Source data:
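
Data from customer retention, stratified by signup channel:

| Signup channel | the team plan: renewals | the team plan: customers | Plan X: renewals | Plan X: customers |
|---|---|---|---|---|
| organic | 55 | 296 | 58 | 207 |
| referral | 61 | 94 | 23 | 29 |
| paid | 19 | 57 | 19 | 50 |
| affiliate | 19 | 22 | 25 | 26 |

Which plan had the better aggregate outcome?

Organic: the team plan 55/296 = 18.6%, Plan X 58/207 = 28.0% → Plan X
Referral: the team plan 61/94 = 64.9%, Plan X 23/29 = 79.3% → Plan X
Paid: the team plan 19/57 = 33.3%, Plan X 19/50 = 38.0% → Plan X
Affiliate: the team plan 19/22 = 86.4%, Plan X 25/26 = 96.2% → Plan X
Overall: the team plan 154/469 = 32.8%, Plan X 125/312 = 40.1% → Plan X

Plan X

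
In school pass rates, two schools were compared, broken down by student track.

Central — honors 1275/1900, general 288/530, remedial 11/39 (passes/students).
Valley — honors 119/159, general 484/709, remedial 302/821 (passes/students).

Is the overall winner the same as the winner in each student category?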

--

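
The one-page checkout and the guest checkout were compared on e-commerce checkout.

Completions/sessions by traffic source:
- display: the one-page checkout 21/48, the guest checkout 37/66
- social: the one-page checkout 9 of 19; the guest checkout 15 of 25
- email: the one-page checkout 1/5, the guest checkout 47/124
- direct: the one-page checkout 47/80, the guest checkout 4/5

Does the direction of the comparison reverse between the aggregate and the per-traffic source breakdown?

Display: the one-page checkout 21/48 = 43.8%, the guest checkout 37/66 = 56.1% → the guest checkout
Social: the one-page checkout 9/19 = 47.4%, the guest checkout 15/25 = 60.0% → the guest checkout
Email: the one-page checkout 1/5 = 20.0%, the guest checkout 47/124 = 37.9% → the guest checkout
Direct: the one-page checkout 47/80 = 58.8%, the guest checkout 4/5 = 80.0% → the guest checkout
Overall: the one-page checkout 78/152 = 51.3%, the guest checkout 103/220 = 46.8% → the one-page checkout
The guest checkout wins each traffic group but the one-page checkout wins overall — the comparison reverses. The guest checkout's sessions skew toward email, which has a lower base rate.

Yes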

Task prompt: For each line above that contains "passes", add one to a count, then state only the final number.

Output of the exercise: 2